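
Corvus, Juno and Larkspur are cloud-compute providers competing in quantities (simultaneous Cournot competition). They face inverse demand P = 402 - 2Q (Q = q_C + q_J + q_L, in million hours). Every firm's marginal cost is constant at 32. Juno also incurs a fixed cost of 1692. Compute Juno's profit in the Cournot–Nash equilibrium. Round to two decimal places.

Each firm earns π_i = (402 - 2Q)q_i - 32q_i.
Setting ∂π_i/∂q_i = 0 with rivals' quantities fixed: 370 - 4q_i - 2·Σ_{j≠i} q_j = 0.
With identical firms every q_j equals q_i, so Σ_{j≠i} q_j = 2q_i and 370 = 8q_i, giving q_i = 185/4.
Price P = 402 - 2·(555/4) = 249/2.
Juno's profit: (249/2 - 32)·(185/4) - 1692 = 2586.1250.

2586.13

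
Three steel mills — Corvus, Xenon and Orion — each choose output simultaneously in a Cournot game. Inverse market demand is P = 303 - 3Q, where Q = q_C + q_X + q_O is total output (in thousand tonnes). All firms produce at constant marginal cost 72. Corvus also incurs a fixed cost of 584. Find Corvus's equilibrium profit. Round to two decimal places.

527.69

Each firm earns π_i = (303 - 3Q)q_i - 72q_i.
First-order condition (treating rivals' output as given): 231 - 6q_i - 3·Σ_{j≠i} q_j = 0.
By symmetry each firm produces the same amount; substituting Σ_{j≠i} q_j = 2q_i yields q_i = 231/12 = 77/4.
Price P = 303 - 3·(231/4) = 519/4.
Corvus's profit: (519/4 - 72)·(77/4) - 584 = 527.6875.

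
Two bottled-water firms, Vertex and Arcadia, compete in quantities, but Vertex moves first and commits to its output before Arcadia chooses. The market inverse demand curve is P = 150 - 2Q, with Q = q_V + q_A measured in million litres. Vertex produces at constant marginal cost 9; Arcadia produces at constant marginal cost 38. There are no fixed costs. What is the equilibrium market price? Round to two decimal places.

51.50

Solve by backward induction. Given q_V, the follower Arcadia maximises π_A = (150 - 2q_V - 2q_A)q_A - 38q_A.
Setting the follower's marginal profit to zero, 112 - 2q_V - 4q_A = 0, i.e. q_A = (112 - 2q_V)/4.
Vertex substitutes q_A(q_V) into its own profit: π_V = q_V(150 - 2q_V - (112 - 2q_V)/2) - 9q_V = (94 - q_V)q_V - 9q_V.
Leader FOC: 85 - 2q_V = 0, so q_V = 85/2.
Then q_A = (112 - 2·(85/2))/4 = 27/4.
Total output Q = 197/4, so price P = 150 - 2·(197/4) = 103/2.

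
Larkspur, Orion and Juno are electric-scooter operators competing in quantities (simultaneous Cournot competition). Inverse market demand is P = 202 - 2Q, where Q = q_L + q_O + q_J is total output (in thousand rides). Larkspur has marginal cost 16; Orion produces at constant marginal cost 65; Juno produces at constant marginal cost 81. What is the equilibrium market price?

91

Larkspur's profit: π_L = (202 - 2Q)q_L - (16q_L). Setting ∂π_L/∂q_L = 0: 186 - 4q_L - 2(q_O + q_J) = 0.
Orion's profit: π_O = (202 - 2Q)q_O - (65q_O). Setting ∂π_O/∂q_O = 0: 137 - 4q_O - 2(q_L + q_J) = 0.
Juno's first-order condition: 121 - 4q_J - 2(q_L + q_O) = 0.
Adding the 3 conditions: 444 − 4Q − 4Q = 0, i.e. Q = 111/2.
Back-substituting: q_L = (186 − 111)/2 = 75/2, q_O = (137 − 111)/2 = 13, q_J = (121 − 111)/2 = 5.
Total output Q = 111/2, so price P = 202 - 2·(111/2) = 91.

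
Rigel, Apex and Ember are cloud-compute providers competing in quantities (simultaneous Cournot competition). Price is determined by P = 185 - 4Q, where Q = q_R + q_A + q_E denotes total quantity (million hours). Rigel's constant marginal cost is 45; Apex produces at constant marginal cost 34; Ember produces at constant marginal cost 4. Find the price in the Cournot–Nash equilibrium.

Rigel's profit: π_R = (185 - 4Q)q_R - (45q_R). Setting ∂π_R/∂q_R = 0: 140 - 8q_R - 4(q_A + q_E) = 0.
Apex's first-order condition: 151 - 8q_A - 4(q_R + q_E) = 0.
Ember's first-order condition: 181 - 8q_E - 4(q_R + q_A) = 0.
Summing all 3 equations gives 472 − 16Q = 0, hence Q = 59/2.
Back-substituting: q_R = (140 − 118)/4 = 11/2, q_A = (151 − 118)/4 = 33/4, q_E = (181 − 118)/4 = 63/4.
Total output Q = 59/2, so price P = 185 - 4·(59/2) = 67.

67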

DIRECTIONS: Nothing in the records should differ from the original when you retype them.

ANSWER BOX:
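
Corvus, Juno and Larkspur are cloud-compute providers competing in quantities (simultaneous Cournot competition). They face inverse demand P = 402 - 2Q (Q = q_C + q_J + q_L, in million hours). Every firm's marginal cost is constant at 32. Juno also incurs a fixed cost of 1692. Compute Juno's profit in the Cournot–Nash equilibrium. Round to two decimal places.

Each firm earns π_i = (402 - 2Q)q_i - 32q_i.
Setting ∂π_i/∂q_i = 0 with rivals' quantities fixed: 370 - 4q_i - 2·Σ_{j≠i} q_j = 0.
With identical firms every q_j equals q_i, so Σ_{j≠i} q_j = 2q_i and 370 = 8q_i, giving q_i = 185/4.
Price P = 402 - 2·(555/4) = 249/2.
Juno's profit: (249/2 - 32)·(185/4) - 1692 = 2586.1250.

2586.13

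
Three steel mills — Corvus, Xenon and Orion — each choose output simultaneously in a Cournot game. Inverse market demand is P = 303 - 3Q, where Q = q_C + q_X + q_O is total output (in thousand tonnes). All firms produce at constant marginal cost 72. Corvus also incurs a fixed cost of 584. Find Corvus's equilibrium profit. Round to two decimal places.

527.69

Each firm earns π_i = (303 - 3Q)q_i - 72q_i.
First-order condition (treating rivals' output as given): 231 - 6q_i - 3·Σ_{j≠i} q_j = 0.
By symmetry each firm produces the same amount; substituting Σ_{j≠i} q_j = 2q_i yields q_i = 231/12 = 77/4.
Price P = 303 - 3·(231/4) = 519/4.
Corvus's profit: (519/4 - 72)·(77/4) - 584 = 527.6875.

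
Two bottled-water firms, Vertex and Arcadia, compete in quantities, but Vertex moves first and commits to its output before Arcadia chooses. The market inverse demand curve is P = 150 - 2Q, with Q = q_V + q_A measured in million litres. Vertex produces at constant marginal cost 9; Arcadia produces at constant marginal cost 38. There are no fixed costs. What is the equilibrium market price? Round to two decimal places.

51.50

Solve by backward induction. Given q_V, the follower Arcadia maximises π_A = (150 - 2q_V - 2q_A)q_A - 38q_A.
Setting the follower's marginal profit to zero, 112 - 2q_V - 4q_A = 0, i.e. q_A = (112 - 2q_V)/4.
Vertex substitutes q_A(q_V) into its own profit: π_V = q_V(150 - 2q_V - (112 - 2q_V)/2) - 9q_V = (94 - q_V)q_V - 9q_V.
Leader FOC: 85 - 2q_V = 0, so q_V = 85/2.
Then q_A = (112 - 2·(85/2))/4 = 27/4.
Total output Q = 197/4, so price P = 150 - 2·(197/4) = 103/2.

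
Larkspur, Orion and Juno are electric-scooter operators competing in quantities (simultaneous Cournot competition). Inverse market demand is P = 202 - 2Q, where Q = q_L + q_O + q_J is total output (in thousand rides). Larkspur has marginal cost 16; Orion produces at constant marginal cost 65; Juno produces at constant marginal cost 81. What is the equilibrium market price?

91

Larkspur's profit: π_L = (202 - 2Q)q_L - (16q_L). Setting ∂π_L/∂q_L = 0: 186 - 4q_L - 2(q_O + q_J) = 0.
Orion's profit: π_O = (202 - 2Q)q_O - (65q_O). Setting ∂π_O/∂q_O = 0: 137 - 4q_O - 2(q_L + q_J) = 0.
Juno's first-order condition: 121 - 4q_J - 2(q_L + q_O) = 0.
Adding the 3 conditions: 444 − 4Q − 4Q = 0, i.e. Q = 111/2.
Back-substituting: q_L = (186 − 111)/2 = 75/2, q_O = (137 − 111)/2 = 13, q_J = (121 − 111)/2 = 5.
Total output Q = 111/2, so price P = 202 - 2·(111/2) = 91.

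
Rigel, Apex and Ember are cloud-compute providers competing in quantities (simultaneous Cournot competition). Price is determined by P = 185 - 4Q, where Q = q_R + q_A + q_E denotes total quantity (million hours). Rigel's constant marginal cost is 45; Apex produces at constant marginal cost 34; Ember produces at constant marginal cost 4. Find the price in the Cournot–Nash equilibrium.

Rigel's profit: π_R = (185 - 4Q)q_R - (45q_R). Setting ∂π_R/∂q_R = 0: 140 - 8q_R - 4(q_A + q_E) = 0.
Apex's first-order condition: 151 - 8q_A - 4(q_R + q_E) = 0.
Ember's first-order condition: 181 - 8q_E - 4(q_R + q_A) = 0.
Summing all 3 equations gives 472 − 16Q = 0, hence Q = 59/2.
Back-substituting: q_R = (140 − 118)/4 = 11/2, q_A = (151 − 118)/4 = 33/4, q_E = (181 − 118)/4 = 63/4.
Total output Q = 59/2, so price P = 185 - 4·(59/2) = 67.

67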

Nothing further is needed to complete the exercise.